From the entries below, reproduce exactly the line containing "(x11 || x12", the line containing "Is it satisfiable?", and every line in between, with nothing added.

--- Supplied records ---
====
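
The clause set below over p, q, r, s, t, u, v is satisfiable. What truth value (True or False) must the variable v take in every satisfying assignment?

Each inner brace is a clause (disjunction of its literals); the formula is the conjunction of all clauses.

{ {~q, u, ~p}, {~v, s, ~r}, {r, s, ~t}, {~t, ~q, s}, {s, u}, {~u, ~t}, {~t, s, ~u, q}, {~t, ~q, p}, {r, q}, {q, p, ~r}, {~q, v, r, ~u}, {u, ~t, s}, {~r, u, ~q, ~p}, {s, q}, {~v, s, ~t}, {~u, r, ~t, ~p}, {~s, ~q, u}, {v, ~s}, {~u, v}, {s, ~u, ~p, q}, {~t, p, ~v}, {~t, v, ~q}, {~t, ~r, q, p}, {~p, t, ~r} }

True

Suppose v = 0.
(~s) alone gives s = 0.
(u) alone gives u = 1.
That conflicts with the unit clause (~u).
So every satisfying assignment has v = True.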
====
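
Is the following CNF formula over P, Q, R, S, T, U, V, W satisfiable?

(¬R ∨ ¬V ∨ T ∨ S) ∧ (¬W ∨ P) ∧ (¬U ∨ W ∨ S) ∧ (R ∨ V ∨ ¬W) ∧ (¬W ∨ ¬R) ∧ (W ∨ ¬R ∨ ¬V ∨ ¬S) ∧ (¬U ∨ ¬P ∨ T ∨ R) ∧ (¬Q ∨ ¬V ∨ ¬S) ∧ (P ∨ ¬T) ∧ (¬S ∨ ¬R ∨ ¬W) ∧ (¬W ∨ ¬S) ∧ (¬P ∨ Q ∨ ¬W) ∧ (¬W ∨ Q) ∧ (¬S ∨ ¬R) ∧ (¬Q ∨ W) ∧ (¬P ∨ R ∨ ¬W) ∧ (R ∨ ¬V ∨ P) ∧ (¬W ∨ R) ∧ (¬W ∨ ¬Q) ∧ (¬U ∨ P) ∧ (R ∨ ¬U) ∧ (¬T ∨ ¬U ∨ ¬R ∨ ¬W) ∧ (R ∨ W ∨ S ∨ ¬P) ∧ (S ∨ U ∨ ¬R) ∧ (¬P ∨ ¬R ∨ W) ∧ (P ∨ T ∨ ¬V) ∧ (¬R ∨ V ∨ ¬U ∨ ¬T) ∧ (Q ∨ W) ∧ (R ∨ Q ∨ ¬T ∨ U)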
====
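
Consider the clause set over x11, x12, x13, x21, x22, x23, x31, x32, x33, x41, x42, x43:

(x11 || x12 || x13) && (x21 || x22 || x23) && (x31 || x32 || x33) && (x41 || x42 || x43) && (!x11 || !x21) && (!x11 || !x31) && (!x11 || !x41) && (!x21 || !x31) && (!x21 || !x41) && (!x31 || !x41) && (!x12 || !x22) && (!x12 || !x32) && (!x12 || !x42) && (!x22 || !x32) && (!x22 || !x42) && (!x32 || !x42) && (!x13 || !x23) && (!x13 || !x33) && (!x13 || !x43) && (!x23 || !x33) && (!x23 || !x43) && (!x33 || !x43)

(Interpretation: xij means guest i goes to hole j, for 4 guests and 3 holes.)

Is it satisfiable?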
====
--- Final answer ---
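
(x11 || x12 || x13) && (x21 || x22 || x23) && (x31 || x32 || x33) && (x41 || x42 || x43) && (!x11 || !x21) && (!x11 || !x31) && (!x11 || !x41) && (!x21 || !x31) && (!x21 || !x41) && (!x31 || !x41) && (!x12 || !x22) && (!x12 || !x32) && (!x12 || !x42) && (!x22 || !x32) && (!x22 || !x42) && (!x32 || !x42) && (!x13 || !x23) && (!x13 || !x33) && (!x13 || !x43) && (!x23 || !x33) && (!x23 || !x43) && (!x33 || !x43)

(Interpretation: xij means guest i goes to hole j, for 4 guests and 3 holes.)

Is it satisfiable?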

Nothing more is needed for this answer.